Required work: Where does "list" appear in the data? Return each line that holds it.

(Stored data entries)
★ ★ ★ ★ ★

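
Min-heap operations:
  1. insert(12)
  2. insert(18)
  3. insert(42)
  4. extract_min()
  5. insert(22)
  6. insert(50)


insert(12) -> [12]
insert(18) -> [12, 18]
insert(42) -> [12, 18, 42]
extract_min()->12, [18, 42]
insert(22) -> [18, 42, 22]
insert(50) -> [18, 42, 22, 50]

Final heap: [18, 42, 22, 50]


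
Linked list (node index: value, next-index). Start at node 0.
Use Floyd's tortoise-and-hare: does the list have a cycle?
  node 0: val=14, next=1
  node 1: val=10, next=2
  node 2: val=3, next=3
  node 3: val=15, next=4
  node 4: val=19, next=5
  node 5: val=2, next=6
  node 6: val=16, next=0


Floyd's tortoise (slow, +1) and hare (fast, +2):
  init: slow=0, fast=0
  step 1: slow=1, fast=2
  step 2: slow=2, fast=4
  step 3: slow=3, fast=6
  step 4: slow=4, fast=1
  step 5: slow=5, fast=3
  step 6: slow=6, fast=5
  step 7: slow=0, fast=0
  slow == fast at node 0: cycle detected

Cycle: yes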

★ ★ ★ ★ ★

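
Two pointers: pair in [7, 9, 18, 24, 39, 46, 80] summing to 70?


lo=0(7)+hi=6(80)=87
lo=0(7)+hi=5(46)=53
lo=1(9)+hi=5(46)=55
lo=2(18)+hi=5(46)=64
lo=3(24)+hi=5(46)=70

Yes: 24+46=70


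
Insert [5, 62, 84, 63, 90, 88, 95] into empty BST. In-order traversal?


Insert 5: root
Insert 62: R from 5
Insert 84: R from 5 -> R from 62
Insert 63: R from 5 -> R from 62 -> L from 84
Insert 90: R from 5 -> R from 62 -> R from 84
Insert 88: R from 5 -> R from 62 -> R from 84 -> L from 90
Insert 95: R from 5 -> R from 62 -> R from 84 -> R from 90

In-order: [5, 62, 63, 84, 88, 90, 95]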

★ ★ ★ ★ ★

Task answer:
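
Linked list (node index: value, next-index). Start at node 0.
Use Floyd's tortoise-and-hare: does the list have a cycle?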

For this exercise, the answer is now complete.